• **Your task**:
Please go through the records below and return every line holding the word "circuit".
====== Material for the task ======
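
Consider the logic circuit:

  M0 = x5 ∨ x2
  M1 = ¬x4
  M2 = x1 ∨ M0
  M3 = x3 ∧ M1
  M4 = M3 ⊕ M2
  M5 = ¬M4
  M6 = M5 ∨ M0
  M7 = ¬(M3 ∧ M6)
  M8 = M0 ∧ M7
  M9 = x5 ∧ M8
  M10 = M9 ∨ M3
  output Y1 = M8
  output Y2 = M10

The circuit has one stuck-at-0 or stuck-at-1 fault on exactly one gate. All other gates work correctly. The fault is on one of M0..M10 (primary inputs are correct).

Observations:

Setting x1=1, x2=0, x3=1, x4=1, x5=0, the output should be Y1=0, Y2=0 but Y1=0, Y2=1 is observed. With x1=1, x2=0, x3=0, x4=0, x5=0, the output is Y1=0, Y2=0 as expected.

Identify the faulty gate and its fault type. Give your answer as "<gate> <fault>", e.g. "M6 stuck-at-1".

Fault-free values for test 1 (x1=1, x2=0, x3=1, x4=1, x5=0): M0=0, M1=0, M2=1, M3=0, M4=1, M5=0, M6=0, M7=1, M8=0, M9=0, M10=0, giving Y1=0, Y2=0. Observed Y1=0, Y2=1.
Test 1: faults giving observed Y1=0, Y2=1 are {M1 stuck-at-1, M3 stuck-at-1, M9 stuck-at-1, M10 stuck-at-1}.
Test 2 (x1=1, x2=0, x3=0, x4=0, x5=0): fault-free M0=0, M1=1, M2=1, M3=0, M4=1, M5=0, M6=0, M7=1, M8=0, M9=0, M10=0 → Y1=0, Y2=0; observed Y1=0, Y2=0. Eliminates M3 stuck-at-1, M9 stuck-at-1, M10 stuck-at-1.
Only M1 stuck-at-1 is consistent with every test.

M1 stuck-at-1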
======
• **Answer below**:
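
Consider the logic circuit:
The circuit has one stuck-at-0 or stuck-at-1 fault on exactly one gate. All other gates work correctly. The fault is on one of M0..M10 (primary inputs are correct).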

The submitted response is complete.